*** RECORDS FOR THE EXERCISE
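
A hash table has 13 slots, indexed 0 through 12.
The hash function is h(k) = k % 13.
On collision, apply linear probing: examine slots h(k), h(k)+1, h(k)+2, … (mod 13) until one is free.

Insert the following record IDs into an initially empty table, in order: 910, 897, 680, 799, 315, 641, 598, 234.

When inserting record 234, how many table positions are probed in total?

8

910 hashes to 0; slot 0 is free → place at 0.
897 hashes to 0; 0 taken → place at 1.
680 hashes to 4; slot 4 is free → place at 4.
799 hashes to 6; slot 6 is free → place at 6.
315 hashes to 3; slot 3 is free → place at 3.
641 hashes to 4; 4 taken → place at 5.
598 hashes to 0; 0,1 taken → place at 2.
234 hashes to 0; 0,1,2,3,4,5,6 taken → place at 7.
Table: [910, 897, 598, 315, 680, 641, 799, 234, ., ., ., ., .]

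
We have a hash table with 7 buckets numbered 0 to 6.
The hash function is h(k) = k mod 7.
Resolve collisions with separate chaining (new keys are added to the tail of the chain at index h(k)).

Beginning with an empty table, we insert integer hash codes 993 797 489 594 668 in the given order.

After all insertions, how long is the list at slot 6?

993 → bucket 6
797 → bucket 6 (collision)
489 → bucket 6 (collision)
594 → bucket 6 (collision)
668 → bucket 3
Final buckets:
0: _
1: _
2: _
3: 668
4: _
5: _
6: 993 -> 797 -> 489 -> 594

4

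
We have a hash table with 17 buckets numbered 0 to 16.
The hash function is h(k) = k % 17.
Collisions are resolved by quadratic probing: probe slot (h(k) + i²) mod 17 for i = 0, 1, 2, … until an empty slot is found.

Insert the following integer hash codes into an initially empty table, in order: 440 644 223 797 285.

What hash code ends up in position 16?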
******
ABOUT THIS EXERCISE -
Starting with the line that contains "Beginning with an", return each line through the last one of the data above, exactly as written and nothing more.

RESULT OF THE TASK -
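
Beginning with an empty table, we insert integer hash codes 993 797 489 594 668 in the given order.

After all insertions, how long is the list at slot 6?

993 → bucket 6
797 → bucket 6 (collision)
489 → bucket 6 (collision)
594 → bucket 6 (collision)
668 → bucket 3
Final buckets:
0: _
1: _
2: _
3: 668
4: _
5: _
6: 993 -> 797 -> 489 -> 594

4

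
We have a hash table with 17 buckets numbered 0 to 16.
The hash function is h(k) = k % 17.
Collisions are resolved by quadratic probing: probe slot (h(k) + i²) mod 17 for i = 0, 1, 2, … until an empty slot is found.

Insert the following integer hash codes into an initially empty table, in order: 440 644 223 797 285.

What hash code ends up in position 16?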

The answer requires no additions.